DATA EXTRACTS
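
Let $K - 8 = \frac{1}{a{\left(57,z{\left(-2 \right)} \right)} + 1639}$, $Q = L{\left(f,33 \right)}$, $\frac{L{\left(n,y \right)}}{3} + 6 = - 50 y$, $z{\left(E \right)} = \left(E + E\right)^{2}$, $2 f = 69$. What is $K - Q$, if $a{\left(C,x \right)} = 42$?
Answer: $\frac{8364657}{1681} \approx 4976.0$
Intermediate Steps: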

* * *

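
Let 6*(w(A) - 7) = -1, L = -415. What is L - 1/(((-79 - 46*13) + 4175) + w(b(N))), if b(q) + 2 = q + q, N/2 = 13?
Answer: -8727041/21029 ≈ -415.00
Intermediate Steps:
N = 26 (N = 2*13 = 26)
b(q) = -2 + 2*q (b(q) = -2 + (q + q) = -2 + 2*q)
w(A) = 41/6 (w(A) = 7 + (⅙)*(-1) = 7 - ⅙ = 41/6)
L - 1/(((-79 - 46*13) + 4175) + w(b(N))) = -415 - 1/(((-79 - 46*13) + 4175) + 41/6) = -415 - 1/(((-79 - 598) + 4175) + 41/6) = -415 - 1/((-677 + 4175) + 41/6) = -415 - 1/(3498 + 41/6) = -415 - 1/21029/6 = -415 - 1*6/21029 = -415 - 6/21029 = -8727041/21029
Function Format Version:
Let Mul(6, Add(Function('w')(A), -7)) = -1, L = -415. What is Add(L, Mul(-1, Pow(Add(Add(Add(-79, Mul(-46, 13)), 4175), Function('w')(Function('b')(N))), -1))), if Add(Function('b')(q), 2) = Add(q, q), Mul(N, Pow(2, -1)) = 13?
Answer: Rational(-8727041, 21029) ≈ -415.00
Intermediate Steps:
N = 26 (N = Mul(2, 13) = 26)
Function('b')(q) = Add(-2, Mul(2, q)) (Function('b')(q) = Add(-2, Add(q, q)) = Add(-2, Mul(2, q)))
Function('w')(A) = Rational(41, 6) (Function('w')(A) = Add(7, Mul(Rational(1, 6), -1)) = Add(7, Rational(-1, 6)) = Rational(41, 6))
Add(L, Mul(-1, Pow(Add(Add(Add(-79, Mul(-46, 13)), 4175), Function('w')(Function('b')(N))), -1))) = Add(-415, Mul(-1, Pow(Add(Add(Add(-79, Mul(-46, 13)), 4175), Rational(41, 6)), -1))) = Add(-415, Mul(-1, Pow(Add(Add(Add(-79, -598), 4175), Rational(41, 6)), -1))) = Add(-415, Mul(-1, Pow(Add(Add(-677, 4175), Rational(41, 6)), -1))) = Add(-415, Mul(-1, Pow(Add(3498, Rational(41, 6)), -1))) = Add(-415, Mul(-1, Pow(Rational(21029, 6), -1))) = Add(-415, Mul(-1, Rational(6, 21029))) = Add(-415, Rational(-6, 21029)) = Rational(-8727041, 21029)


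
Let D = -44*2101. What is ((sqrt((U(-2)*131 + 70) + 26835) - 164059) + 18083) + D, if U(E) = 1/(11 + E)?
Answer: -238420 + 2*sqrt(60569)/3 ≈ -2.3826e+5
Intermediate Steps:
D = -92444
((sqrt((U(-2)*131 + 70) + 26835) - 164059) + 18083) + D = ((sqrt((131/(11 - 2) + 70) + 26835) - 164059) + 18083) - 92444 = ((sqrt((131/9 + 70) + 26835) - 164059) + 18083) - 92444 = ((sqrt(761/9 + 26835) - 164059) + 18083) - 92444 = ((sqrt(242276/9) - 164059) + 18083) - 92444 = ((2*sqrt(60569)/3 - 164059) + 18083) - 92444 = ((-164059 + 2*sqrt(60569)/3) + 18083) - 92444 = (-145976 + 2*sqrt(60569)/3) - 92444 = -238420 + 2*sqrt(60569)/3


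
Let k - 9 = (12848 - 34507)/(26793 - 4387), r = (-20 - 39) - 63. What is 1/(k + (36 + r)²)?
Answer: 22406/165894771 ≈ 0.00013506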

TASK BRIEF
The reply should hold only the lines of the listing above starting at the line containing "Answer: -8727041/21029 ≈ -415.00" and ending at the line containing "Answer: Rational(-8727041, 21029) ≈ -415.00", exactly as written.

OUTPUT FOR THIS EXERCISE
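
Answer: -8727041/21029 ≈ -415.00
Intermediate Steps:
N = 26 (N = 2*13 = 26)
b(q) = -2 + 2*q (b(q) = -2 + (q + q) = -2 + 2*q)
w(A) = 41/6 (w(A) = 7 + (⅙)*(-1) = 7 - ⅙ = 41/6)
L - 1/(((-79 - 46*13) + 4175) + w(b(N))) = -415 - 1/(((-79 - 46*13) + 4175) + 41/6) = -415 - 1/(((-79 - 598) + 4175) + 41/6) = -415 - 1/((-677 + 4175) + 41/6) = -415 - 1/(3498 + 41/6) = -415 - 1/21029/6 = -415 - 1*6/21029 = -415 - 6/21029 = -8727041/21029
Function Format Version:
Let Mul(6, Add(Function('w')(A), -7)) = -1, L = -415. What is Add(L, Mul(-1, Pow(Add(Add(Add(-79, Mul(-46, 13)), 4175), Function('w')(Function('b')(N))), -1))), if Add(Function('b')(q), 2) = Add(q, q), Mul(N, Pow(2, -1)) = 13?
Answer: Rational(-8727041, 21029) ≈ -415.00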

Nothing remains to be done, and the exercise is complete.